Task requirements
Your output should be every line below, copied exactly.

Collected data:
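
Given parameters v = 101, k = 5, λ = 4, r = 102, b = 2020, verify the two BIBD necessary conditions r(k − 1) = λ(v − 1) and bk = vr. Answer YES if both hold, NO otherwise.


Condition (i): r(k − 1) = 102·4 = 408; λ(v − 1) = 4·100 = 400. Match? NO.
Condition (ii): bk = 2020·5 = 10100; vr = 101·102 = 10302. Match? NO.
Both conditions hold? NO.

NO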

Response to this exercise
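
Given parameters v = 101, k = 5, λ = 4, r = 102, b = 2020, verify the two BIBD necessary conditions r(k − 1) = λ(v − 1) and bk = vr. Answer YES if both hold, NO otherwise.


Condition (i): r(k − 1) = 102·4 = 408; λ(v − 1) = 4·100 = 400. Match? NO.
Condition (ii): bk = 2020·5 = 10100; vr = 101·102 = 10302. Match? NO.
Both conditions hold? NO.

NO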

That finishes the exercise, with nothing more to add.